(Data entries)
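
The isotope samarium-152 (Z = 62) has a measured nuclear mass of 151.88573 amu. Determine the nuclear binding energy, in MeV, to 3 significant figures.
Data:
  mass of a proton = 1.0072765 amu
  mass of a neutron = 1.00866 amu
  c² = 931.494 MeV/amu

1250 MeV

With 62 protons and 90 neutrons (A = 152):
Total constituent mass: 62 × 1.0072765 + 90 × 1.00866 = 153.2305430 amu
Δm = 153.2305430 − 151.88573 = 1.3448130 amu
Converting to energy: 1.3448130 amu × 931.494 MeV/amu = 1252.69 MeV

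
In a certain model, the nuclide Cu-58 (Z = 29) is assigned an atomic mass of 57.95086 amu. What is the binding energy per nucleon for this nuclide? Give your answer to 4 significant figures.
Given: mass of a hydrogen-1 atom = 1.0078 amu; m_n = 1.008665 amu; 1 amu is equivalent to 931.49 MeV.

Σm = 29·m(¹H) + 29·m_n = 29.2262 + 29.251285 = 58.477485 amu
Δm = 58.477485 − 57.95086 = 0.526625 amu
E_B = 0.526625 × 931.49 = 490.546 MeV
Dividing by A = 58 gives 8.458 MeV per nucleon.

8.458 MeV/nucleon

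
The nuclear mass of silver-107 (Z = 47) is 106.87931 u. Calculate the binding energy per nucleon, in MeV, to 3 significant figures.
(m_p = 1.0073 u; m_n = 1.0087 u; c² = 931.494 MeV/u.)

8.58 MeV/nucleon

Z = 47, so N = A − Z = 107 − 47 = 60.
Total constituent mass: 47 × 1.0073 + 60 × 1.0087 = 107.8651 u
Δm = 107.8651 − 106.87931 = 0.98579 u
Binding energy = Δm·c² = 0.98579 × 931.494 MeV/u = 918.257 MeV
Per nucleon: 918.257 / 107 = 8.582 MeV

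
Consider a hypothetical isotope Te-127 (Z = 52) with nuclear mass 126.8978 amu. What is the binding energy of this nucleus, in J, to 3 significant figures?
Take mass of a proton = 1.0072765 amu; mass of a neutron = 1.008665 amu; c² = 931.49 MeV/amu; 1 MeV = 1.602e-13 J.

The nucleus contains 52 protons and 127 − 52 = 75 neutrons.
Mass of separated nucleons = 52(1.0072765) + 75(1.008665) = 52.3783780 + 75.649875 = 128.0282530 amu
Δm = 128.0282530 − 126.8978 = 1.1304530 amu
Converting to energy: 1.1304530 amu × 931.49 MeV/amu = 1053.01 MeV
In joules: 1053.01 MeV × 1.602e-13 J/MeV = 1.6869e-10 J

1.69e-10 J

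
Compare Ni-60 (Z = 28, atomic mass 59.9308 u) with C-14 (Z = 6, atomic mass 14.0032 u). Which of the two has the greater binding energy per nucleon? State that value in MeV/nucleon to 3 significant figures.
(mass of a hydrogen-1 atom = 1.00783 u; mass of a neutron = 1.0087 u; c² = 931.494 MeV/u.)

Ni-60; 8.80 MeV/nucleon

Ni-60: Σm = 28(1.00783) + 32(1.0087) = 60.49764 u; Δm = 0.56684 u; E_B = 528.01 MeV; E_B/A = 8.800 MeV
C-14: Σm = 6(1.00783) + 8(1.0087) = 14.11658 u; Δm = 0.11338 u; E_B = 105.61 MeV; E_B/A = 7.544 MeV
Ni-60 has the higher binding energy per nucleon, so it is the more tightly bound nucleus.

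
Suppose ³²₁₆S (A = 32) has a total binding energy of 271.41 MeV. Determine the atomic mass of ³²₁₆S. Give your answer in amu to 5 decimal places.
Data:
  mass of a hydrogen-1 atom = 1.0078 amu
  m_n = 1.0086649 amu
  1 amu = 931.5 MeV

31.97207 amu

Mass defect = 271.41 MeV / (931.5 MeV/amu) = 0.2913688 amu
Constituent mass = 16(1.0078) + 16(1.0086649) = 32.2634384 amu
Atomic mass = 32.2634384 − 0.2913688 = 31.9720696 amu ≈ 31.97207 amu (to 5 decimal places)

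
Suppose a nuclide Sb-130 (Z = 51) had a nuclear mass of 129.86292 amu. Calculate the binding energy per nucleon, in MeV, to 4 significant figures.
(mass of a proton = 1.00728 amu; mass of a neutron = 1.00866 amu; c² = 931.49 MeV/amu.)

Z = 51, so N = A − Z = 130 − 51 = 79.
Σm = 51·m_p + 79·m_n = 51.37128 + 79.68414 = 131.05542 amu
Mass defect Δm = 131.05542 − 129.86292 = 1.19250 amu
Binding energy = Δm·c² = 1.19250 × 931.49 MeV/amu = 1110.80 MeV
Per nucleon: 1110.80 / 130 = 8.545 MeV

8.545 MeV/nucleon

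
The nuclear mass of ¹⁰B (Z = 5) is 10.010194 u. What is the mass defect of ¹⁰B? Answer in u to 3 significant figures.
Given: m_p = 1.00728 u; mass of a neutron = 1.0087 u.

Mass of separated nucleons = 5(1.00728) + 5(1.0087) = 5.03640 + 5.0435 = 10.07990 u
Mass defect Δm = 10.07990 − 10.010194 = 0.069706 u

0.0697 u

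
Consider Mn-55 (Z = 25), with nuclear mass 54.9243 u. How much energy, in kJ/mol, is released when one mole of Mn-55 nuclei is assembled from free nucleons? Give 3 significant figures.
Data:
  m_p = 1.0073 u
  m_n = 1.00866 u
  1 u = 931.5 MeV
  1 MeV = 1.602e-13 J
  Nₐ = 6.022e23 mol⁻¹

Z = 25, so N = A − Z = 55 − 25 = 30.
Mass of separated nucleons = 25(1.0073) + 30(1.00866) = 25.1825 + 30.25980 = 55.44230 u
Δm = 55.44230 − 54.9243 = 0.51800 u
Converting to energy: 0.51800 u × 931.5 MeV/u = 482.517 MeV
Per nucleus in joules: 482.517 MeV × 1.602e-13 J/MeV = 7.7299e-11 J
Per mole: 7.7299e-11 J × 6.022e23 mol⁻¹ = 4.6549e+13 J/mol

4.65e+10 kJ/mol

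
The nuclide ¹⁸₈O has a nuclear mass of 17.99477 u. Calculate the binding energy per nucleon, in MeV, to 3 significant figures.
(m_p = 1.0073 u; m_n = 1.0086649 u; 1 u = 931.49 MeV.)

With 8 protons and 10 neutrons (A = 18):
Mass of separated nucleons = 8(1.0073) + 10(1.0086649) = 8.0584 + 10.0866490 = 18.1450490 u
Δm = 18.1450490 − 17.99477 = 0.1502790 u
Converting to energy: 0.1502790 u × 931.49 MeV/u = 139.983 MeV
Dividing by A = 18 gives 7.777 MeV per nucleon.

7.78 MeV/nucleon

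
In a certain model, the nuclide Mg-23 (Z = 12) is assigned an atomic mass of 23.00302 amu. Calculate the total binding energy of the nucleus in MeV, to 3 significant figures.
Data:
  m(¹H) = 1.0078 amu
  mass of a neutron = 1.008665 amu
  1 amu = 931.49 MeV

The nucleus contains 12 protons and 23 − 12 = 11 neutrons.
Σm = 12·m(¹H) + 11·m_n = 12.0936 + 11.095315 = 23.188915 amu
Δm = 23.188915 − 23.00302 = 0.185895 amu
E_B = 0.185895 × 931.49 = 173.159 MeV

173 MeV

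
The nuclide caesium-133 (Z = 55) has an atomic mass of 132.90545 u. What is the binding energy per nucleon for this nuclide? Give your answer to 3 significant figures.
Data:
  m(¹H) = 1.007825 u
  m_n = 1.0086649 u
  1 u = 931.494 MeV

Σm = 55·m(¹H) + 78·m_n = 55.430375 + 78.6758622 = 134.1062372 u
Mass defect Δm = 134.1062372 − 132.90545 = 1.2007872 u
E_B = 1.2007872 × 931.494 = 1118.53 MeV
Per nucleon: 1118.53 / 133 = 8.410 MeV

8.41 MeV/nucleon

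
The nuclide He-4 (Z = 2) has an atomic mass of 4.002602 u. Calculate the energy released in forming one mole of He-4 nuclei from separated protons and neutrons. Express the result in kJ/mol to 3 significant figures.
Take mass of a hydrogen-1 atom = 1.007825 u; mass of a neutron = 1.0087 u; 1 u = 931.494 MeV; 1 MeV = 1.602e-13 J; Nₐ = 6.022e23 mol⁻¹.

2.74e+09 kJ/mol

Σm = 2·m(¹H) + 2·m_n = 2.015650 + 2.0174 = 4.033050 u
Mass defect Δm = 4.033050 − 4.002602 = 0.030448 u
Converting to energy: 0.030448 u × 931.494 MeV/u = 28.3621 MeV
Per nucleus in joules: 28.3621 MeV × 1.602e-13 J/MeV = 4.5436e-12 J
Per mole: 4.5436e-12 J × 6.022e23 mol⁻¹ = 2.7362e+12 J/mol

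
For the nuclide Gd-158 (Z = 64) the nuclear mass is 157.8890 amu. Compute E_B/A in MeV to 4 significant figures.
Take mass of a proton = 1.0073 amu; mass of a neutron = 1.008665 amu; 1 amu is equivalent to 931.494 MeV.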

What you are asked to do:
Tell me how many lines of the records include the word "Determine", and say nothing else.

Answer to this problem:
2